• Task details: The answer should contain all of the records below, each one copied word for word.

• • • • • • •

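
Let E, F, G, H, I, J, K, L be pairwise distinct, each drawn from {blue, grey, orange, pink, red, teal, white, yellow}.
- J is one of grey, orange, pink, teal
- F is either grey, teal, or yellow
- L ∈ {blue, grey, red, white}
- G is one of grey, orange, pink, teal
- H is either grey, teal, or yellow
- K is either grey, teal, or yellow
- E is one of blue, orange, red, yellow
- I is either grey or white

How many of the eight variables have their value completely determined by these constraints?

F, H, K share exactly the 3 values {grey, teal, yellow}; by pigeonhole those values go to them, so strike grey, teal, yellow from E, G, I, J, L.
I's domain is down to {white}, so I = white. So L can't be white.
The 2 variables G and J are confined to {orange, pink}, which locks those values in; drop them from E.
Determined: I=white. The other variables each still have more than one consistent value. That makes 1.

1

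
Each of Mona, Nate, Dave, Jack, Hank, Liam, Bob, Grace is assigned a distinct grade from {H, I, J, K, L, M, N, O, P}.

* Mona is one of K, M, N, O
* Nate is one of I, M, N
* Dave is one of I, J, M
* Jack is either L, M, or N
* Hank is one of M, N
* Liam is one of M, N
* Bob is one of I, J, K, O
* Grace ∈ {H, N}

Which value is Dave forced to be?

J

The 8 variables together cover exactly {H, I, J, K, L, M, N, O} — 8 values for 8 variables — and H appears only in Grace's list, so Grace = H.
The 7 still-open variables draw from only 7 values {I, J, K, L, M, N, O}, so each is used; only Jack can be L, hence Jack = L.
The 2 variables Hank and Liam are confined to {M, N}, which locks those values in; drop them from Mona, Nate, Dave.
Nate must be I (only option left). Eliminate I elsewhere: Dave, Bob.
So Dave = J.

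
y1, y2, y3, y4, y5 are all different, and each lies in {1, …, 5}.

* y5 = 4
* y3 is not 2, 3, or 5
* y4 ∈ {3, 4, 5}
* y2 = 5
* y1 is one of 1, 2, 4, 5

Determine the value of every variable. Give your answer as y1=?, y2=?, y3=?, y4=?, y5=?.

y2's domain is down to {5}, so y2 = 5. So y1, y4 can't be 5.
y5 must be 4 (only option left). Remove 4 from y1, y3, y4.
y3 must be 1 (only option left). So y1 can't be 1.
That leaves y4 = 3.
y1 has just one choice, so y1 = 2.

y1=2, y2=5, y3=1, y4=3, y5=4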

• • • • • • •

• Written solution:
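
Let E, F, G, H, I, J, K, L be pairwise distinct, each drawn from {blue, grey, orange, pink, red, teal, white, yellow}.
- J is one of grey, orange, pink, teal
- F is either grey, teal, or yellow
- L ∈ {blue, grey, red, white}
- G is one of grey, orange, pink, teal
- H is either grey, teal, or yellow
- K is either grey, teal, or yellow
- E is one of blue, orange, red, yellow
- I is either grey or white

How many of the eight variables have their value completely determined by these constraints?

F, H, K share exactly the 3 values {grey, teal, yellow}; by pigeonhole those values go to them, so strike grey, teal, yellow from E, G, I, J, L.
I's domain is down to {white}, so I = white. So L can't be white.
The 2 variables G and J are confined to {orange, pink}, which locks those values in; drop them from E.
Determined: I=white. The other variables each still have more than one consistent value. That makes 1.

1

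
Each of Mona, Nate, Dave, Jack, Hank, Liam, Bob, Grace is assigned a distinct grade from {H, I, J, K, L, M, N, O, P}.

* Mona is one of K, M, N, O
* Nate is one of I, M, N
* Dave is one of I, J, M
* Jack is either L, M, or N
* Hank is one of M, N
* Liam is one of M, N
* Bob is one of I, J, K, O
* Grace ∈ {H, N}

Which value is Dave forced to be?

J

The 8 variables together cover exactly {H, I, J, K, L, M, N, O} — 8 values for 8 variables — and H appears only in Grace's list, so Grace = H.
The 7 still-open variables draw from only 7 values {I, J, K, L, M, N, O}, so each is used; only Jack can be L, hence Jack = L.
The 2 variables Hank and Liam are confined to {M, N}, which locks those values in; drop them from Mona, Nate, Dave.
Nate must be I (only option left). Eliminate I elsewhere: Dave, Bob.
So Dave = J.

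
y1, y2, y3, y4, y5 are all different, and each lies in {1, …, 5}.

* y5 = 4
* y3 is not 2, 3, or 5
* y4 ∈ {3, 4, 5}
* y2 = 5
* y1 is one of 1, 2, 4, 5

Determine the value of every variable. Give your answer as y1=?, y2=?, y3=?, y4=?, y5=?.

y2's domain is down to {5}, so y2 = 5. So y1, y4 can't be 5.
y5 must be 4 (only option left). Remove 4 from y1, y3, y4.
y3 must be 1 (only option left). So y1 can't be 1.
That leaves y4 = 3.
y1 has just one choice, so y1 = 2.

y1=2, y2=5, y3=1, y4=3, y5=4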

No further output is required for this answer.